- _What to do_
Among the lines below, tally those holding the string "Answer" and give the total only.

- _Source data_
#####

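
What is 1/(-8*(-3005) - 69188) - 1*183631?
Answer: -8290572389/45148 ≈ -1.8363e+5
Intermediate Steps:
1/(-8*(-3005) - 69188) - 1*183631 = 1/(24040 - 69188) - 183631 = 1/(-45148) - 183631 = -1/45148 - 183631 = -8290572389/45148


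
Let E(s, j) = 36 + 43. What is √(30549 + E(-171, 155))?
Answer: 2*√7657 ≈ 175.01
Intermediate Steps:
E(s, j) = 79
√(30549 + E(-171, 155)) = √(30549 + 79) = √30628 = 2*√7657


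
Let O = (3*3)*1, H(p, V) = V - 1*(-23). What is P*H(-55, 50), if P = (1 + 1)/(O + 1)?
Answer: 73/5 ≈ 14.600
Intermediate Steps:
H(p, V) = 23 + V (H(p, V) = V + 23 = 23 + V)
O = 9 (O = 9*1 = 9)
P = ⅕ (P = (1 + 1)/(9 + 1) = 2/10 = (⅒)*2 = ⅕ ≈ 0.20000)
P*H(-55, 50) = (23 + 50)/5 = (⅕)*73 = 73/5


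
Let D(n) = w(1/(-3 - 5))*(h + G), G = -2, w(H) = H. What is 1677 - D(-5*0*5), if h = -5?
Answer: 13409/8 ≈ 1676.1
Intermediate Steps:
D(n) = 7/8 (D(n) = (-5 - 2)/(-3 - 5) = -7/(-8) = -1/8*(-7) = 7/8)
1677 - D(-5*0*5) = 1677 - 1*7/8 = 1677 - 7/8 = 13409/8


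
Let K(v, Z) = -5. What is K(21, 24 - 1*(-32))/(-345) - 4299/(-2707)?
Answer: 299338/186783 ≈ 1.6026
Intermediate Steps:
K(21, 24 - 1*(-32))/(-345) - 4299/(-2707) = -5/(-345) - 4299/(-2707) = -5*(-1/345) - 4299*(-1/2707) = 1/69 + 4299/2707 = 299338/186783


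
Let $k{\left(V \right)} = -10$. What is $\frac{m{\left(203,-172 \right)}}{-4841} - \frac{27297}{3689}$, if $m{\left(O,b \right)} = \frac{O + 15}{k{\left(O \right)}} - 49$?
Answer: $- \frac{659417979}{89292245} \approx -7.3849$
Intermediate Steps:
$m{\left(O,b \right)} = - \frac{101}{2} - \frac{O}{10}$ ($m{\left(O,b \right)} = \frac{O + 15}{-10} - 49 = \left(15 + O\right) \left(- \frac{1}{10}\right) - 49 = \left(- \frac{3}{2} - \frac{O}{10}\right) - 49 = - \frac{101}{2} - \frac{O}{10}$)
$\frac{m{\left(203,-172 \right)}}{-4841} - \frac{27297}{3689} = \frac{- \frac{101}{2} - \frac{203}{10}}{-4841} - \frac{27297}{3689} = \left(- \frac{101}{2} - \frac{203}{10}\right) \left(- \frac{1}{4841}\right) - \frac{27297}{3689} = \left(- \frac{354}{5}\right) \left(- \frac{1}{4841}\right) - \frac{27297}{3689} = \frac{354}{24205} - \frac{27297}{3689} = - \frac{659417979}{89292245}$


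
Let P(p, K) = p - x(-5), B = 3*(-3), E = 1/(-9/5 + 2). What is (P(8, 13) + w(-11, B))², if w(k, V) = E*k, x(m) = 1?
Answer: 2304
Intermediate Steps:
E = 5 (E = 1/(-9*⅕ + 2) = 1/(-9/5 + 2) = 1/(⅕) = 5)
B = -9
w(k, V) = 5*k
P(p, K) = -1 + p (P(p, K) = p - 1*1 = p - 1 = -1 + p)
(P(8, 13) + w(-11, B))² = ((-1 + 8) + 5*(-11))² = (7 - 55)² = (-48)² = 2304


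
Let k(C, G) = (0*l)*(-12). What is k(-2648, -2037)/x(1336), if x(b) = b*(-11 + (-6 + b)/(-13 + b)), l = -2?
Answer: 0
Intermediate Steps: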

#####

- _Response to this task_
8